Data excerpts

***

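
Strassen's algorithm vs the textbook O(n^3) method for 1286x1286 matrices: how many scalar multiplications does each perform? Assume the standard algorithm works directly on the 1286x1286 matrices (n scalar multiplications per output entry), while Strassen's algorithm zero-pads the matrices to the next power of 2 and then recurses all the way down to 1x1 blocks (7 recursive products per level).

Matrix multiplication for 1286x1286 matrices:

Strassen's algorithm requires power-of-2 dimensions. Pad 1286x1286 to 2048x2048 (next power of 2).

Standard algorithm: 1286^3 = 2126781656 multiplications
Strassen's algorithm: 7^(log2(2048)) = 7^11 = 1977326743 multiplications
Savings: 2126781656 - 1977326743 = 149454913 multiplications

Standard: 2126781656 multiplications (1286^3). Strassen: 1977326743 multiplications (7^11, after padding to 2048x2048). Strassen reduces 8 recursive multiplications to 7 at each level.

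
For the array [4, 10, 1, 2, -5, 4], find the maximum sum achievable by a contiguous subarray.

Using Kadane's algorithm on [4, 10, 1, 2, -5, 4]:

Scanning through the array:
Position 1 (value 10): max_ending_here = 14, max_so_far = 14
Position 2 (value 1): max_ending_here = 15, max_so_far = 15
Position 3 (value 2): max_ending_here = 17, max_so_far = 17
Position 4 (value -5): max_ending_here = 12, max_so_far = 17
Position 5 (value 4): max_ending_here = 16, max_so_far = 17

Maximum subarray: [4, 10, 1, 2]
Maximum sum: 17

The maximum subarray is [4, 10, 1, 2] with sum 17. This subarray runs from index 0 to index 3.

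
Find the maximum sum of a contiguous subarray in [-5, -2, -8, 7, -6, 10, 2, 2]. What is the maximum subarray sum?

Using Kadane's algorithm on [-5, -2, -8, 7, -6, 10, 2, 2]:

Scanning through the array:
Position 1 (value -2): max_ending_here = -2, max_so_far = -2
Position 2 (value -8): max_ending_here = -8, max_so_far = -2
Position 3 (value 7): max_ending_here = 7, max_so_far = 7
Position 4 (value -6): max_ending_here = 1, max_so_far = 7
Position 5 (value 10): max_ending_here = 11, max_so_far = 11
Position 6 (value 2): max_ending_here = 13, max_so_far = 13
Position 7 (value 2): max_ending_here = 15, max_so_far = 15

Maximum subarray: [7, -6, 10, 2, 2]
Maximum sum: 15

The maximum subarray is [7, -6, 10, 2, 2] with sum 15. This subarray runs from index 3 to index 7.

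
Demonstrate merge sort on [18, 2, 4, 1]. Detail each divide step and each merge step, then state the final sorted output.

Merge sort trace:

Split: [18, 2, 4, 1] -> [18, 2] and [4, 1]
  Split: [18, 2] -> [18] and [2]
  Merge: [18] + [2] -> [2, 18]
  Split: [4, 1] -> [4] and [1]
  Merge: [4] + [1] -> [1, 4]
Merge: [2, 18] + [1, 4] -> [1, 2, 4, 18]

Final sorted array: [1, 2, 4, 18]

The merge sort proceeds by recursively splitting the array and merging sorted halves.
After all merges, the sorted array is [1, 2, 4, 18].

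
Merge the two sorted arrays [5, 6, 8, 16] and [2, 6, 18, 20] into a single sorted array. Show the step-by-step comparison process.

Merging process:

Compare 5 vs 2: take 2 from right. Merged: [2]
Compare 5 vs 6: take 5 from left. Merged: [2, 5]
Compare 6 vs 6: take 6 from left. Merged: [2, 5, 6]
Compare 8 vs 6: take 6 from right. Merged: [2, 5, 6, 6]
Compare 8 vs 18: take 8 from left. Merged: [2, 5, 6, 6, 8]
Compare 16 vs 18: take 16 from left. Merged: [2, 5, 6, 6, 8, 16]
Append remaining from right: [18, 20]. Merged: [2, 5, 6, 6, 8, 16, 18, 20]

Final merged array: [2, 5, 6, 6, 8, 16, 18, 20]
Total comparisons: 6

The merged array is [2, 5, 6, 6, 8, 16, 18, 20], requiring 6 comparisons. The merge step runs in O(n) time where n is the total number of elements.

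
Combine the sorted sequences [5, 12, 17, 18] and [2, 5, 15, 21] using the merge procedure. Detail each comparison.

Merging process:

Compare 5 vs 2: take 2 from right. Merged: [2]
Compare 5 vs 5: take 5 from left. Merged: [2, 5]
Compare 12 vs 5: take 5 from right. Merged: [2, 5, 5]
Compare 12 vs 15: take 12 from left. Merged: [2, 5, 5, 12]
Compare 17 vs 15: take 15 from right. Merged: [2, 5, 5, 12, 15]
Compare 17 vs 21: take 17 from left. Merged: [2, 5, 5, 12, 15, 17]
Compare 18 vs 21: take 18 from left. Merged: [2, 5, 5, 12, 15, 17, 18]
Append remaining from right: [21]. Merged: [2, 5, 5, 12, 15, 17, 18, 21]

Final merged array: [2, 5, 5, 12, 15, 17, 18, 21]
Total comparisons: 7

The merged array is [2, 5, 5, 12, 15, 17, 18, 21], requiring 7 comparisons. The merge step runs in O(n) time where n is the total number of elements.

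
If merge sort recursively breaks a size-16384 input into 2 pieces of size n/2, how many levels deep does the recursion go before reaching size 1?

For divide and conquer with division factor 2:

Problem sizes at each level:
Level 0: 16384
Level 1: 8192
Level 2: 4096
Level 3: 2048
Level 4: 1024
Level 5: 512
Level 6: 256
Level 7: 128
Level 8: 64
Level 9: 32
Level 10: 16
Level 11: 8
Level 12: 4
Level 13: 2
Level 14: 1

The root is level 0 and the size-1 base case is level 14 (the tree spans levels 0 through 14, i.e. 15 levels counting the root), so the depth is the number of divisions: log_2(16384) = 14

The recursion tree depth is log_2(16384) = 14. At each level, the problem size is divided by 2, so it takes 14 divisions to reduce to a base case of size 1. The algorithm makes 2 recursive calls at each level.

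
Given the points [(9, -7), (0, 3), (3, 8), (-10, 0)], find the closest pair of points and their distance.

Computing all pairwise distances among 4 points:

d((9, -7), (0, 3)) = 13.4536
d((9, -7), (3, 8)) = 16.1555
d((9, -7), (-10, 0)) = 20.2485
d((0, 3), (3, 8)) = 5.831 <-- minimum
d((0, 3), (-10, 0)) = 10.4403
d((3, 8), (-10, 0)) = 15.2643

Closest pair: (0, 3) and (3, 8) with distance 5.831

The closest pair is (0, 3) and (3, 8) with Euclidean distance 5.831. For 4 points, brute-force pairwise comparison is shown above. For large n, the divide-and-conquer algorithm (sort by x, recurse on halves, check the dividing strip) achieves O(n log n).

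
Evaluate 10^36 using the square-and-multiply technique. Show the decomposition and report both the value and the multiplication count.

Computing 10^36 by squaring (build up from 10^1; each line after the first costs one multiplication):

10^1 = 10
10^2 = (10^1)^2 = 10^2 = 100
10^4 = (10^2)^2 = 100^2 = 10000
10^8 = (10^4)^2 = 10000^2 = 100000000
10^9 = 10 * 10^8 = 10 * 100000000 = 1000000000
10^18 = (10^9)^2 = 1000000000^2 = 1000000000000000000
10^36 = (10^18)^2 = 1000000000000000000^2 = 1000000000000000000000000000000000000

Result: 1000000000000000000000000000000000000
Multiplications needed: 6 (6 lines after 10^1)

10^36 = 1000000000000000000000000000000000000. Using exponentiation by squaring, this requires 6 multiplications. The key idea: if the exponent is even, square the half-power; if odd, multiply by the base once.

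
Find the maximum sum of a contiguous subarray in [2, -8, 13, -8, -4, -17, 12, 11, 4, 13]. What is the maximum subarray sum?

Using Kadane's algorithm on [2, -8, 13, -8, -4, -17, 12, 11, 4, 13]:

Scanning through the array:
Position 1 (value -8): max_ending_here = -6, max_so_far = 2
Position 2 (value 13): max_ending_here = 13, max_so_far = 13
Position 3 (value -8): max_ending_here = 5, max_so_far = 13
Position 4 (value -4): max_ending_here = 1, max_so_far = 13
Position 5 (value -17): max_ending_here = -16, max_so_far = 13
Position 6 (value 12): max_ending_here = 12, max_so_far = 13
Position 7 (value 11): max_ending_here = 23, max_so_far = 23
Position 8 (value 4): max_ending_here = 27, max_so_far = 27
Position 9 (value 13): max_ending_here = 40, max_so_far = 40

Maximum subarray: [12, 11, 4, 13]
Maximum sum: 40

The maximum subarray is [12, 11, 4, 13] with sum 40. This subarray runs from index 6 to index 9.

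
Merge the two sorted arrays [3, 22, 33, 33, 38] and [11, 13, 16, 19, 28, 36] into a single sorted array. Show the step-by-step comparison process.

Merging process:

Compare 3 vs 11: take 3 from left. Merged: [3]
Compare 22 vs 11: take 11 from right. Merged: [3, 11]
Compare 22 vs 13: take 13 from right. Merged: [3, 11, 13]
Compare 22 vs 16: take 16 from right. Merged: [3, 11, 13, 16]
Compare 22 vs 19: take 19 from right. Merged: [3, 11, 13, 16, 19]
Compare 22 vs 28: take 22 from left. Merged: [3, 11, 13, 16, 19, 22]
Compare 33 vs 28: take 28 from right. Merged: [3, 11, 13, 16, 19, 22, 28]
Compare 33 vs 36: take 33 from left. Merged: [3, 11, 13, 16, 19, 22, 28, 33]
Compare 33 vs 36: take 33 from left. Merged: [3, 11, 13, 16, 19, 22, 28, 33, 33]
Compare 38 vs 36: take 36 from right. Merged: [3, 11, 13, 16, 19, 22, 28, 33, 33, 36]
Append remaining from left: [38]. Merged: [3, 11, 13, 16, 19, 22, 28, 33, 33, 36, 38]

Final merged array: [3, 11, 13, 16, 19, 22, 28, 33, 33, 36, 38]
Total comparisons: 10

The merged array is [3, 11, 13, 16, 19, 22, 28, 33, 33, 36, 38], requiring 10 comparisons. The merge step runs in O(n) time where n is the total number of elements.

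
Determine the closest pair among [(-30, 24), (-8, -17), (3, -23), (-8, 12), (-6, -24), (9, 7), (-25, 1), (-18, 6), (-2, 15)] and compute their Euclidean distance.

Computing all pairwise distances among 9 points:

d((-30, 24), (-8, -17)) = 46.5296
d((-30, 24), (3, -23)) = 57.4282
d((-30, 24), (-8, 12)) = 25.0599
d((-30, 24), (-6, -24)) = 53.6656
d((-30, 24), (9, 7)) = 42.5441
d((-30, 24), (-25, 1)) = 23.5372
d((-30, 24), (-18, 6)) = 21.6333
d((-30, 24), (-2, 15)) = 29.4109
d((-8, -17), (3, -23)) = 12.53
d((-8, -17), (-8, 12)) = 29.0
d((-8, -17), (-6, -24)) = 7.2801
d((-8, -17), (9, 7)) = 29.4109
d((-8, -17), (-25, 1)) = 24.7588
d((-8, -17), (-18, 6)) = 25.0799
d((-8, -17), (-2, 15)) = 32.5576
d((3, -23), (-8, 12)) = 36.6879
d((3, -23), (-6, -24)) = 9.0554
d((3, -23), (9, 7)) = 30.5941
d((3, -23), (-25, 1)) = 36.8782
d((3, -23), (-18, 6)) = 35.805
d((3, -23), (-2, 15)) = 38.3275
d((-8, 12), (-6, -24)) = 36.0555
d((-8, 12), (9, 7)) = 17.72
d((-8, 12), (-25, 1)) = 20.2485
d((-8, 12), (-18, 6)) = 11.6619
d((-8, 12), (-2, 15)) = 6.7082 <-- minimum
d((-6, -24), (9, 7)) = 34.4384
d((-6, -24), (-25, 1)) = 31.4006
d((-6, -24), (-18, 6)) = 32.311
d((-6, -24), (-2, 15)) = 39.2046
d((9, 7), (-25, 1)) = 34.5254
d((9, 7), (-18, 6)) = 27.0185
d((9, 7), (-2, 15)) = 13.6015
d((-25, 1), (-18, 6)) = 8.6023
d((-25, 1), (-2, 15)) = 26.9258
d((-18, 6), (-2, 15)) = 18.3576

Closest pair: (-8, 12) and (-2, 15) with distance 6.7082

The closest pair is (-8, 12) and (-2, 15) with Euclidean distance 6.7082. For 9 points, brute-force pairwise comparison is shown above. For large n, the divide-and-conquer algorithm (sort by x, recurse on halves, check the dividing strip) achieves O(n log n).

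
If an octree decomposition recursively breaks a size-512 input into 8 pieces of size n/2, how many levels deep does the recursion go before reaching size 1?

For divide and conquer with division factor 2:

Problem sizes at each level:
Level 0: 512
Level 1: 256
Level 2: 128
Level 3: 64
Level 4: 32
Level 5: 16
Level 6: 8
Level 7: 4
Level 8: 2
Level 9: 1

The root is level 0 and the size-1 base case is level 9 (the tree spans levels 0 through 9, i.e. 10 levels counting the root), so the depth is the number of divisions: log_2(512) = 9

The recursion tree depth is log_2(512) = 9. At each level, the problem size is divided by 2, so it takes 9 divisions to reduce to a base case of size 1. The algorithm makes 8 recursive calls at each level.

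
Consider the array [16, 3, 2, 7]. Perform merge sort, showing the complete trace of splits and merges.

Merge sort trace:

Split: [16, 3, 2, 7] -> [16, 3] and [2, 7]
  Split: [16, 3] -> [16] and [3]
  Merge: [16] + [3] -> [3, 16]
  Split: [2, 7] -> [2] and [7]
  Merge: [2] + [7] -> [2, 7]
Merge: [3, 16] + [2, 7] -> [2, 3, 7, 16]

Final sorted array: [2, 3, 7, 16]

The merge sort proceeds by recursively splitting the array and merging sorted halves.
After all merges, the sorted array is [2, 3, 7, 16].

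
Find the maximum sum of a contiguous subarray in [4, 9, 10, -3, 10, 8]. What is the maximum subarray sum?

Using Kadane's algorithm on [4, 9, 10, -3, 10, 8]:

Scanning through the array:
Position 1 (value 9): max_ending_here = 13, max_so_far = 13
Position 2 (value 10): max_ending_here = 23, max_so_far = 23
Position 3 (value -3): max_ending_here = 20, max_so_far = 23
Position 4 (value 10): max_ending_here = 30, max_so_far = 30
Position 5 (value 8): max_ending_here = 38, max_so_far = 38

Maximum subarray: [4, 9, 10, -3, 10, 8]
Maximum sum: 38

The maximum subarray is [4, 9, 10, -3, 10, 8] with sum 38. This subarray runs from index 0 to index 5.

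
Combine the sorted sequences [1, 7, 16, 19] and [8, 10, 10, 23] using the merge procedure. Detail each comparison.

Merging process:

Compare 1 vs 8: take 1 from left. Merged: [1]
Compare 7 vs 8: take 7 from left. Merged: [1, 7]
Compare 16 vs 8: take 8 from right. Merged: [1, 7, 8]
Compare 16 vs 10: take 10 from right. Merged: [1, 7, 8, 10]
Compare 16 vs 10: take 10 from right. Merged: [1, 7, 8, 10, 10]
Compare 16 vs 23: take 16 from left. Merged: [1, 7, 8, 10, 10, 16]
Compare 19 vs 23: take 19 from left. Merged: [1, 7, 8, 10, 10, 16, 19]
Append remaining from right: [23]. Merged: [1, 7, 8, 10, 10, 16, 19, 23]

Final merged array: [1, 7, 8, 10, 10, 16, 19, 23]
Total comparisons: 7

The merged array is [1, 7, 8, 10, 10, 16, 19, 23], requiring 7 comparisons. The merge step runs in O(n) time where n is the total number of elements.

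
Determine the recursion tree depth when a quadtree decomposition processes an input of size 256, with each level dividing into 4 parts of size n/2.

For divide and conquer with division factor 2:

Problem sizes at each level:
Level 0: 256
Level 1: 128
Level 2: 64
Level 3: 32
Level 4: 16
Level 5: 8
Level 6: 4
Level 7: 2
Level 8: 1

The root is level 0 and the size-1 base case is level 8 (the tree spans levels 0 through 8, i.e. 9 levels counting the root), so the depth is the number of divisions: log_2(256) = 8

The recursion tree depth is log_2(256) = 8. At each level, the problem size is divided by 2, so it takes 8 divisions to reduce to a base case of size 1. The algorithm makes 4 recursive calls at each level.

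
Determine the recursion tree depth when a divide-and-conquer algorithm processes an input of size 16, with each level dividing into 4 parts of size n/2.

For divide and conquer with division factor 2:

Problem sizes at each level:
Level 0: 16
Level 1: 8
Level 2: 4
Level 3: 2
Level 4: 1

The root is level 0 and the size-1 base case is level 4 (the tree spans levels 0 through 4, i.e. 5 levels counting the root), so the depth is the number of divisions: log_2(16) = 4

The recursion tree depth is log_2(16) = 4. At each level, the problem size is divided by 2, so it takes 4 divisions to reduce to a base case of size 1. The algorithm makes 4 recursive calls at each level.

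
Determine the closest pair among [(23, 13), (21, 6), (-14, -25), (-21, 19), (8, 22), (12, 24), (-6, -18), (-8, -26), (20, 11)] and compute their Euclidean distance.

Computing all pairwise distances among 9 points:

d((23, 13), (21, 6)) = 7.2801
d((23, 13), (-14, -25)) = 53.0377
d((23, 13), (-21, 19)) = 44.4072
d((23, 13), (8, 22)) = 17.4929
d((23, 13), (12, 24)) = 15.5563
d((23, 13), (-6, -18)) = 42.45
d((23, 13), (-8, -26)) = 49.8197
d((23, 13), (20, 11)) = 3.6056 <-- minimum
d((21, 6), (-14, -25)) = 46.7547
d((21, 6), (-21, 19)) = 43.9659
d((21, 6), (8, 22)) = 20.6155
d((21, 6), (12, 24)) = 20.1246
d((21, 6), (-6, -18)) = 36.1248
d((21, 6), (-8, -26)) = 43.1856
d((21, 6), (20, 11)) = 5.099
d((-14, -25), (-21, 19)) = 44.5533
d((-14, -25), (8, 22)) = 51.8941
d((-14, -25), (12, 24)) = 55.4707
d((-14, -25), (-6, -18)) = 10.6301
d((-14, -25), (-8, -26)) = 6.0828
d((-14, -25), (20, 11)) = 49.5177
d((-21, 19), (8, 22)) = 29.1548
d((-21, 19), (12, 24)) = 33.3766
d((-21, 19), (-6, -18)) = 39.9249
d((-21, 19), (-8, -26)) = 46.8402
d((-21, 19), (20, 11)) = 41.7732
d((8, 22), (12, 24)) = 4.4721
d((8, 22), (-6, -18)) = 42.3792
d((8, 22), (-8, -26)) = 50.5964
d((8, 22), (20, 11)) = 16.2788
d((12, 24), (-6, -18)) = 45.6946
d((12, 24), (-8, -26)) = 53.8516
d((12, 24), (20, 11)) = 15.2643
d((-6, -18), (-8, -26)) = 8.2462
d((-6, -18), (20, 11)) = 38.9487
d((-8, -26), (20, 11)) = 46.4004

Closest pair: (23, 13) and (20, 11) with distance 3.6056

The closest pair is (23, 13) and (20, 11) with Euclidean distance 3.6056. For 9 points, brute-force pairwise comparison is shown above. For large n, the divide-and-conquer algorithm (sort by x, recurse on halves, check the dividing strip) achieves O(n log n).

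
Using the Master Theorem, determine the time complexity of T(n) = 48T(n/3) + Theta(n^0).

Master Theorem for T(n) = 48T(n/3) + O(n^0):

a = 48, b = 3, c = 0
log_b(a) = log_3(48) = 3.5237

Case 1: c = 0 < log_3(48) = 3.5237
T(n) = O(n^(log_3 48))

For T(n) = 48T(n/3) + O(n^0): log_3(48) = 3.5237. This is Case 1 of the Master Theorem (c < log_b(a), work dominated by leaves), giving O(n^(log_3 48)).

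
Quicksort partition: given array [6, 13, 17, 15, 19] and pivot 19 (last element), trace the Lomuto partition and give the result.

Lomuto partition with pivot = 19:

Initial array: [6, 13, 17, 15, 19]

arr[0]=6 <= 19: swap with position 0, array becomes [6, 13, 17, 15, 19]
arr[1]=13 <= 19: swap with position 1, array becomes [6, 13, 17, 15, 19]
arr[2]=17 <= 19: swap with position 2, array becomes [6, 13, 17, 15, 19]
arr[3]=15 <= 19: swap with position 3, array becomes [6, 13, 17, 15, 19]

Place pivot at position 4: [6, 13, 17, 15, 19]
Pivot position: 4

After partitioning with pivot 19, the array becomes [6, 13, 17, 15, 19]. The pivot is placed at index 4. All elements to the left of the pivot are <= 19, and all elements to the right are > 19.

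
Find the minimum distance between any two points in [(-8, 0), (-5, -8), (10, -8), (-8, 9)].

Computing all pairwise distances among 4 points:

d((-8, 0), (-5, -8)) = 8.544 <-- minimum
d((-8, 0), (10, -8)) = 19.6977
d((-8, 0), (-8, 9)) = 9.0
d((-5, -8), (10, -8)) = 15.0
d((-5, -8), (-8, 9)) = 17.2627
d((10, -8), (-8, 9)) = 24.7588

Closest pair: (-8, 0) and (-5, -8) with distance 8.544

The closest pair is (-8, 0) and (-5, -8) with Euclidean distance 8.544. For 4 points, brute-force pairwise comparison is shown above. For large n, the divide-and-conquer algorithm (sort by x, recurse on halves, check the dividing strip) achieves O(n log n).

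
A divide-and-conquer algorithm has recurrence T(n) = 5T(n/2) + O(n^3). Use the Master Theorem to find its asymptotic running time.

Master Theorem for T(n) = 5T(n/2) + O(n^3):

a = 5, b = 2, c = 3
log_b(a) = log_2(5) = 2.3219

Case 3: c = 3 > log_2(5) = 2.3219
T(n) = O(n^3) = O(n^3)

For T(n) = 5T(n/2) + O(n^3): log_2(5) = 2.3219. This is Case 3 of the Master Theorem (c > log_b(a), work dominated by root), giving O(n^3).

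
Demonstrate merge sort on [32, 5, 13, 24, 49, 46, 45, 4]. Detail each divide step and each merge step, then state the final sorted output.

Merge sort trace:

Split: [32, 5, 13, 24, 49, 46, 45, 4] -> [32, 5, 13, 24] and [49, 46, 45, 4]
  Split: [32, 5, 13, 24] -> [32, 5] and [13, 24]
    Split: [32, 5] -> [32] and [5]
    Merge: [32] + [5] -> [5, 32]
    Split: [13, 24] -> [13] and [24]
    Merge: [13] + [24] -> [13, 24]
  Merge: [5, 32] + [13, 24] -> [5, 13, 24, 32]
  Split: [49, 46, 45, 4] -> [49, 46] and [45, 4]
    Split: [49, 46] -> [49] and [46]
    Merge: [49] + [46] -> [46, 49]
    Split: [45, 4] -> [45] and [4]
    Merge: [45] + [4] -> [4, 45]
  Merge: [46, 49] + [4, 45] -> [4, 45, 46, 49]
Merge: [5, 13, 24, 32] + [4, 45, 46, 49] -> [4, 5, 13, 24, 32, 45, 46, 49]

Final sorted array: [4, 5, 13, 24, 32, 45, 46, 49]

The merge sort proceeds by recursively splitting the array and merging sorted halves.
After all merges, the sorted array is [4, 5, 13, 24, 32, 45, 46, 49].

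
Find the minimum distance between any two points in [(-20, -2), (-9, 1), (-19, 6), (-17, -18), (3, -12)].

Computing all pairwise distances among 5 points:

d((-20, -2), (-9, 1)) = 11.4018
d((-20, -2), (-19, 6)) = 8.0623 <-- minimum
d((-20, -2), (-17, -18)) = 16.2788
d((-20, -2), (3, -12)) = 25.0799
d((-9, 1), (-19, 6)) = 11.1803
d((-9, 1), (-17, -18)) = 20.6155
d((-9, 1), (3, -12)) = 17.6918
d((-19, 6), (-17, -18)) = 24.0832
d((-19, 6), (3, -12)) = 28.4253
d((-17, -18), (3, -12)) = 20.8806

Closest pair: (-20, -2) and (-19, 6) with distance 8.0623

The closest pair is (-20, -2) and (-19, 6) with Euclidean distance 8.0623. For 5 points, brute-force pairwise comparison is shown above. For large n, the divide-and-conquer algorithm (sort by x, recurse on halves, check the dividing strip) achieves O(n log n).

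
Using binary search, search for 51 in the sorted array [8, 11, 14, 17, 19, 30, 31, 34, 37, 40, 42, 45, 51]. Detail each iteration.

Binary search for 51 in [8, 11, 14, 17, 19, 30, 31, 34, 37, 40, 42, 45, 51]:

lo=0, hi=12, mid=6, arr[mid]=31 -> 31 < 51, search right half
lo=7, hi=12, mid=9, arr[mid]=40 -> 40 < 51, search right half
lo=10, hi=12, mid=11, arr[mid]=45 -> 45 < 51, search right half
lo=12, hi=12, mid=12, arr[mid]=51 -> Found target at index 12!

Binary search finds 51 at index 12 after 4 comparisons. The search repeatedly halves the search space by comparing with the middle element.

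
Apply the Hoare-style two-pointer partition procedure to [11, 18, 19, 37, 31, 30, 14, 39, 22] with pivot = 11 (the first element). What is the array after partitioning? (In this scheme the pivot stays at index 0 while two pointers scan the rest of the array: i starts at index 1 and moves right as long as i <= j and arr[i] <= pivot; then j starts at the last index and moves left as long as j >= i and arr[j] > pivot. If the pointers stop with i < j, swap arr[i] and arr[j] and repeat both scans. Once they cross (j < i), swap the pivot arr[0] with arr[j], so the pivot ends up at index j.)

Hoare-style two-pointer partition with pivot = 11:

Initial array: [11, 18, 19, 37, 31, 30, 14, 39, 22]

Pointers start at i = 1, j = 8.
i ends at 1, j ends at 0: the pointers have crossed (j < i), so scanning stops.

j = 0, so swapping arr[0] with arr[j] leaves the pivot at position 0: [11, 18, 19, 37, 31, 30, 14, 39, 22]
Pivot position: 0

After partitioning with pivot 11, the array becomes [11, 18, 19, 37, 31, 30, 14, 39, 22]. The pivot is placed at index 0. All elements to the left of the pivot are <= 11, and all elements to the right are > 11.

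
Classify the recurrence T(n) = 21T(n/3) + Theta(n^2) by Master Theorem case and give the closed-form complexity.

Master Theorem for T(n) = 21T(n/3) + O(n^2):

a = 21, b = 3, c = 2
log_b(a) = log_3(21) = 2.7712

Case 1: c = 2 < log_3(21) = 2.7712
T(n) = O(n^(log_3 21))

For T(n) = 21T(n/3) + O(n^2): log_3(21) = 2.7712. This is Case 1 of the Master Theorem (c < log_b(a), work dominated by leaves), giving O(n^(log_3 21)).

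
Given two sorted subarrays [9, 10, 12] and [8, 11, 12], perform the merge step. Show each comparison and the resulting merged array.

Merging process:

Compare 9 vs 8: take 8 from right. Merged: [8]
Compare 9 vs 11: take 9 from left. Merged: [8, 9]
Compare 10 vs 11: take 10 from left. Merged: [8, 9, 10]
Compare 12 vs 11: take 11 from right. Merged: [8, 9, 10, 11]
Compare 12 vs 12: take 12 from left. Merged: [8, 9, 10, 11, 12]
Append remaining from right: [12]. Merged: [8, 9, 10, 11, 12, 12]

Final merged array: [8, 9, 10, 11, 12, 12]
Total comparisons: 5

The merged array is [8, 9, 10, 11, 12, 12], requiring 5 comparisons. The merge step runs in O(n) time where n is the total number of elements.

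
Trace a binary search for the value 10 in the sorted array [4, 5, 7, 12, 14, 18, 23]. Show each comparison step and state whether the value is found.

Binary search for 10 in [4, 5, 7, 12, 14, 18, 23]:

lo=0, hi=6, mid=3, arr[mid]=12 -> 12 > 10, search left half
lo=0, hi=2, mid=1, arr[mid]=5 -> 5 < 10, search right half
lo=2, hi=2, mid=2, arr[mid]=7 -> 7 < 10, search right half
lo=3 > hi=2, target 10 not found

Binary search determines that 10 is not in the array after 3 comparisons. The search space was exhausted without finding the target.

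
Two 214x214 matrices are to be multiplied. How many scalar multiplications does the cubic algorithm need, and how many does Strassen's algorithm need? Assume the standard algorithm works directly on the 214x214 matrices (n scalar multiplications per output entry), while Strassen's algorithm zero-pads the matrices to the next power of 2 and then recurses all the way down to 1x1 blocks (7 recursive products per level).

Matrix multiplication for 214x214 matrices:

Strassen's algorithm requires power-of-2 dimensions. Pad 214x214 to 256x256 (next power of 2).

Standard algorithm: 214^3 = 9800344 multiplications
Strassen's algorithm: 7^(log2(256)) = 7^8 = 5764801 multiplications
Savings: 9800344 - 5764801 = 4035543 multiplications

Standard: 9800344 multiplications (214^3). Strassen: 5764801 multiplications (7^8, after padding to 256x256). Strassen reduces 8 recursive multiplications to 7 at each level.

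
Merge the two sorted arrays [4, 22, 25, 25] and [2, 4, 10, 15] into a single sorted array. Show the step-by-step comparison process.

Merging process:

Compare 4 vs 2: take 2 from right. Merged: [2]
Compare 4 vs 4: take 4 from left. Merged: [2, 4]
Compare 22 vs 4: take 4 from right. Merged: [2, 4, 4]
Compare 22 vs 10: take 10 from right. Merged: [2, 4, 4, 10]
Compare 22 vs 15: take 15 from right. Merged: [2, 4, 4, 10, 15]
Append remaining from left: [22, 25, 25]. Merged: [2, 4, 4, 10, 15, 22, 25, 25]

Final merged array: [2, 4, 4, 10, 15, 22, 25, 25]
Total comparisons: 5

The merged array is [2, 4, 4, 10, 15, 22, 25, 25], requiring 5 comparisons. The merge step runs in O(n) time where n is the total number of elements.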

***

In the entries above, find the line containing "Merge the two sorted arrays [4, 22, 25, 25]". Set down that line and every line after it through the last one, exactly and alone.

§ **Problem solution**
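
Merge the two sorted arrays [4, 22, 25, 25] and [2, 4, 10, 15] into a single sorted array. Show the step-by-step comparison process.

Merging process:

Compare 4 vs 2: take 2 from right. Merged: [2]
Compare 4 vs 4: take 4 from left. Merged: [2, 4]
Compare 22 vs 4: take 4 from right. Merged: [2, 4, 4]
Compare 22 vs 10: take 10 from right. Merged: [2, 4, 4, 10]
Compare 22 vs 15: take 15 from right. Merged: [2, 4, 4, 10, 15]
Append remaining from left: [22, 25, 25]. Merged: [2, 4, 4, 10, 15, 22, 25, 25]

Final merged array: [2, 4, 4, 10, 15, 22, 25, 25]
Total comparisons: 5

The merged array is [2, 4, 4, 10, 15, 22, 25, 25], requiring 5 comparisons. The merge step runs in O(n) time where n is the total number of elements.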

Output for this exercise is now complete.